### TASK REQUIREMENTS
Take the entries below and print only the lines from the one with "7) mod 8; f(⊥)=⊥; f(⊤)=⊤" through the one with "An abstract interpreter propagates values from the powerset", exactly as they stand, both ends included.

### INFORMATION SHOWN
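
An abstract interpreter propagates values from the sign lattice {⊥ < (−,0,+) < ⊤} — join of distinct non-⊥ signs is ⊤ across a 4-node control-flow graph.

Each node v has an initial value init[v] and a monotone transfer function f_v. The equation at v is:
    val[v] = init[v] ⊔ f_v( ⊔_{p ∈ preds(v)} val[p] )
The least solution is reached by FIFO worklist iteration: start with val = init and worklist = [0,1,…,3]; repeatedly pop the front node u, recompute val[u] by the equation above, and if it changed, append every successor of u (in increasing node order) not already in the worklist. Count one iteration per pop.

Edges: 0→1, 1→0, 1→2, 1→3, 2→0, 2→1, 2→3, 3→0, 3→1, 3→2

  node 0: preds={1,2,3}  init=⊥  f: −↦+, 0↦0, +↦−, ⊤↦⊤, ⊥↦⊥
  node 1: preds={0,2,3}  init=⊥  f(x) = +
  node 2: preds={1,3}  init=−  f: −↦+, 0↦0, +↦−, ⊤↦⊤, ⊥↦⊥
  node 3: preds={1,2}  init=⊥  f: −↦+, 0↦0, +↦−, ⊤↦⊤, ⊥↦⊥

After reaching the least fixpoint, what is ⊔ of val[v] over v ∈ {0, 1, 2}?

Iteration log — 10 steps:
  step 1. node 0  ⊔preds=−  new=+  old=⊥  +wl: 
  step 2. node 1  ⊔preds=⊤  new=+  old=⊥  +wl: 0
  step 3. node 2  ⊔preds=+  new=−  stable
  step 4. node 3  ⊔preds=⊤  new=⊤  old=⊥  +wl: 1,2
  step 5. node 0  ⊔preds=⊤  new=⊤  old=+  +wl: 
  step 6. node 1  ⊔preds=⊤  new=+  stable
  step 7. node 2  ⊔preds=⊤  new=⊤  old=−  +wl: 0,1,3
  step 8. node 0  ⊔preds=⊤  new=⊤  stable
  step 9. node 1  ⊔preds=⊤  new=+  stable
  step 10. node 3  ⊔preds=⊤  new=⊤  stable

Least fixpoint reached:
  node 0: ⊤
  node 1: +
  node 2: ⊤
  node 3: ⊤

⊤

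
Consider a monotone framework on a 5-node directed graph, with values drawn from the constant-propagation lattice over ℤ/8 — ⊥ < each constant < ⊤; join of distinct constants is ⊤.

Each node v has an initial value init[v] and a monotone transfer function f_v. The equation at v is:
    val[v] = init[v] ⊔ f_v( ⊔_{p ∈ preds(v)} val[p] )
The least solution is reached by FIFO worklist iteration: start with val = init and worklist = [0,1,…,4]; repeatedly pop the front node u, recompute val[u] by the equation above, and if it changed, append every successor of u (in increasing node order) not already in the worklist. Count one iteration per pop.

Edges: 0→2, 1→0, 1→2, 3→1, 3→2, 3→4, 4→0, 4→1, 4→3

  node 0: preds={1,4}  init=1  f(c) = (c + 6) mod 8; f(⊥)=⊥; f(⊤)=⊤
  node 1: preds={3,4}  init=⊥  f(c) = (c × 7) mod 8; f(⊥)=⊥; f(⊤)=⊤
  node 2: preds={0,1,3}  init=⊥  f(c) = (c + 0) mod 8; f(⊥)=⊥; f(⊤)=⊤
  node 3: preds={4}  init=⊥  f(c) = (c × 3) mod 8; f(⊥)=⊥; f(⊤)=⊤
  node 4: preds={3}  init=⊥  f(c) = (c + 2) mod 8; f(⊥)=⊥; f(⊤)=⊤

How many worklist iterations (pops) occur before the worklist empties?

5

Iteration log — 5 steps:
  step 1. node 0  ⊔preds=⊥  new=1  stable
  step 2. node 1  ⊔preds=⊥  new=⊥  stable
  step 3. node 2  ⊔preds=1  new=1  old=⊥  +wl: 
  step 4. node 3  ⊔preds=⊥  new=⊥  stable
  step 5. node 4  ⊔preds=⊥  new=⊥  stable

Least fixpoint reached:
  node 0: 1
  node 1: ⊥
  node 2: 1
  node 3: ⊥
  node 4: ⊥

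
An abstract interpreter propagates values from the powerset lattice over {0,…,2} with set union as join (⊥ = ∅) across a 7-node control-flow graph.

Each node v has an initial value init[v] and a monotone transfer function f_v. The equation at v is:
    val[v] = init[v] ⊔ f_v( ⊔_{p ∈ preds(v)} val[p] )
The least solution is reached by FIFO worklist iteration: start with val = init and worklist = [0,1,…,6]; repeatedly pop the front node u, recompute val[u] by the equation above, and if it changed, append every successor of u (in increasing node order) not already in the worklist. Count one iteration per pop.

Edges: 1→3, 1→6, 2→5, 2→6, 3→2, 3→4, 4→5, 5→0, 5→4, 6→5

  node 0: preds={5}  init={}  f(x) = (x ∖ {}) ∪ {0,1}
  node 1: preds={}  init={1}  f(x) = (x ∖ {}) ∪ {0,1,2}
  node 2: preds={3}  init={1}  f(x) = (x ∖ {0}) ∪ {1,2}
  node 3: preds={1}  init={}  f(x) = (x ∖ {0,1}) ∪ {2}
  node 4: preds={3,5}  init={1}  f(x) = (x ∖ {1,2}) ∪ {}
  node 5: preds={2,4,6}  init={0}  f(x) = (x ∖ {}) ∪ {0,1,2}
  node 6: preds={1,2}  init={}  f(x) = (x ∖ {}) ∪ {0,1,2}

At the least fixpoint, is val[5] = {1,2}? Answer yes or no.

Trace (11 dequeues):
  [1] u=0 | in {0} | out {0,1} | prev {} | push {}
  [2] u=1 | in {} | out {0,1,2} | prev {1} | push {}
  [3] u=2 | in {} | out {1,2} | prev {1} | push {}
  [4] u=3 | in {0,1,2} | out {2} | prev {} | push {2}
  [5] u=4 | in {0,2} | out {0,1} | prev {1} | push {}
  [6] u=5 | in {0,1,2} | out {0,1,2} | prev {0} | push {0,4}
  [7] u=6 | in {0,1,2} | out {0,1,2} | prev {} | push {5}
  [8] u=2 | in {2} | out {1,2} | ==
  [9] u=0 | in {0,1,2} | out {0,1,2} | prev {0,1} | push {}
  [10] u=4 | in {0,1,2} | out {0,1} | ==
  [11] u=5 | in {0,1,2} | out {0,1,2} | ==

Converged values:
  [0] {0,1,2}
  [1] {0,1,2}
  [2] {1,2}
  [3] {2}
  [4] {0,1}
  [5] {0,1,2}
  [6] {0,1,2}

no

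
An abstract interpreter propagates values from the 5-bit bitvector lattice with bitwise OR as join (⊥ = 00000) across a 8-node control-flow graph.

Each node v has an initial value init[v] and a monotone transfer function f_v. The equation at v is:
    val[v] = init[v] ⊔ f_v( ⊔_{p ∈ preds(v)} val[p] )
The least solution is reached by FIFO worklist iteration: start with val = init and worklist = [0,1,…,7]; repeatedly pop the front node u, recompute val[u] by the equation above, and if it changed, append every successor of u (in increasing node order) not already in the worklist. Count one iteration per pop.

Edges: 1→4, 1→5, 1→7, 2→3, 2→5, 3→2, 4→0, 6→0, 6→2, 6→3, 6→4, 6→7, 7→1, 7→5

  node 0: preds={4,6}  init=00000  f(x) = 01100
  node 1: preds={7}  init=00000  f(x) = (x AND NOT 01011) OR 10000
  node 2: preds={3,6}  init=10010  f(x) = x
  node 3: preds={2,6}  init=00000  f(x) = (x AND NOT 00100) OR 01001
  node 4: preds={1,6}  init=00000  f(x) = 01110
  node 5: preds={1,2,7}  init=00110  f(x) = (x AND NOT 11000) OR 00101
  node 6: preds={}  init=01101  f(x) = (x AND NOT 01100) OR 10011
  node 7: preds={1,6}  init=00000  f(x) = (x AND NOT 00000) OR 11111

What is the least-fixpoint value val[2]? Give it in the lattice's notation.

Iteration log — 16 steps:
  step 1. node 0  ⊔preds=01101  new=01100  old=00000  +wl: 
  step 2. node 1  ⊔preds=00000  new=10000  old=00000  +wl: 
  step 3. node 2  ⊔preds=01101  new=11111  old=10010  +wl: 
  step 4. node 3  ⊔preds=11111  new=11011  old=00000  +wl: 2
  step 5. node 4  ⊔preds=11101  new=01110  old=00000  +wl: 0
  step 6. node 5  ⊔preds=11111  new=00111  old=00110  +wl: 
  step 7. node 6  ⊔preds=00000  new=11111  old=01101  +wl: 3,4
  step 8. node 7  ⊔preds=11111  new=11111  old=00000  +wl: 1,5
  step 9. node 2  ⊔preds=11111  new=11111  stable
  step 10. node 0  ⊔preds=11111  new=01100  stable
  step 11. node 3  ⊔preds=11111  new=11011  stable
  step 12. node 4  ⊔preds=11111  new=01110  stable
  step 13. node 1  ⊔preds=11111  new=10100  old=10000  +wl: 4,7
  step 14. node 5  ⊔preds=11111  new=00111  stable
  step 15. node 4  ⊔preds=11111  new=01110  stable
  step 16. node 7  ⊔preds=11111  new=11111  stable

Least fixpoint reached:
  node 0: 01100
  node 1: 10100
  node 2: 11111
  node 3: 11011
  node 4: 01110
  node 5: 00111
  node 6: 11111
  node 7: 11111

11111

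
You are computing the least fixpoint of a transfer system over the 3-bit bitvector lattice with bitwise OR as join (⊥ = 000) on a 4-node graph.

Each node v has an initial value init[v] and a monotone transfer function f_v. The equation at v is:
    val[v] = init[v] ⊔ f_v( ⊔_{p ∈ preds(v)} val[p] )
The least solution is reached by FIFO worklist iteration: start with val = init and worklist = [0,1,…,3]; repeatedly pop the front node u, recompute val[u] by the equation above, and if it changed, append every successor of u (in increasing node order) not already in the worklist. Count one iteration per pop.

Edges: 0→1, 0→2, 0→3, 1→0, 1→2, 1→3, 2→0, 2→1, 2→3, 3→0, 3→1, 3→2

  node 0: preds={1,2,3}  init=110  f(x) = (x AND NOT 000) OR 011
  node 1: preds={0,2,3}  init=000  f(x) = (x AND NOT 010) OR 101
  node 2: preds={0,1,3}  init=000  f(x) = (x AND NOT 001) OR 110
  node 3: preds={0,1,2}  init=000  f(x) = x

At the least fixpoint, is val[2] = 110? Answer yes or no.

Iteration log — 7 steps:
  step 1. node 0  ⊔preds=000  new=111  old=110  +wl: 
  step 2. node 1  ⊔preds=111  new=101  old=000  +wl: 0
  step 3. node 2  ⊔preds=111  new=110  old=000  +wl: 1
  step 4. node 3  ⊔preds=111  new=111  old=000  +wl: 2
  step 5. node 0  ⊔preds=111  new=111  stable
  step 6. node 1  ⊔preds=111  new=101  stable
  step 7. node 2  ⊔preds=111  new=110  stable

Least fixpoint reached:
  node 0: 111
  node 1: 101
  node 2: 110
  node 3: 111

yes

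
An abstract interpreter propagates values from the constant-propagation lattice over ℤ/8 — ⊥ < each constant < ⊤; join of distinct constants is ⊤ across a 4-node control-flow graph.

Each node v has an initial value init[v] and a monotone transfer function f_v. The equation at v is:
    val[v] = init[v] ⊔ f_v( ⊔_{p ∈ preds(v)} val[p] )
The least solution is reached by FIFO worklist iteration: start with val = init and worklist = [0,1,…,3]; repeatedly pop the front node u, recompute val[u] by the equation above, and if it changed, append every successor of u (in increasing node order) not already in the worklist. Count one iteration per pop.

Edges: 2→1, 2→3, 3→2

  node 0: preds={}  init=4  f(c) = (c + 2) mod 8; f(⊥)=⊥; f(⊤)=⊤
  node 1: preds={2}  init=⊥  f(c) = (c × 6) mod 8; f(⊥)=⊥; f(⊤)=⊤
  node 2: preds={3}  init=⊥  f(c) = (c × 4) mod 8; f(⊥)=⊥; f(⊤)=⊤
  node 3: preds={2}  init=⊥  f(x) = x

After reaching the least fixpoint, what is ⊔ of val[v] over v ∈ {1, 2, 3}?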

### ANSWER TO THIS EXERCISE
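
  node 1: preds={3,4}  init=⊥  f(c) = (c × 7) mod 8; f(⊥)=⊥; f(⊤)=⊤
  node 2: preds={0,1,3}  init=⊥  f(c) = (c + 0) mod 8; f(⊥)=⊥; f(⊤)=⊤
  node 3: preds={4}  init=⊥  f(c) = (c × 3) mod 8; f(⊥)=⊥; f(⊤)=⊤
  node 4: preds={3}  init=⊥  f(c) = (c + 2) mod 8; f(⊥)=⊥; f(⊤)=⊤

How many worklist iterations (pops) occur before the worklist empties?

5

Iteration log — 5 steps:
  step 1. node 0  ⊔preds=⊥  new=1  stable
  step 2. node 1  ⊔preds=⊥  new=⊥  stable
  step 3. node 2  ⊔preds=1  new=1  old=⊥  +wl: 
  step 4. node 3  ⊔preds=⊥  new=⊥  stable
  step 5. node 4  ⊔preds=⊥  new=⊥  stable

Least fixpoint reached:
  node 0: 1
  node 1: ⊥
  node 2: 1
  node 3: ⊥
  node 4: ⊥

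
An abstract interpreter propagates values from the powerset lattice over {0,…,2} with set union as join (⊥ = ∅) across a 7-node control-flow graph.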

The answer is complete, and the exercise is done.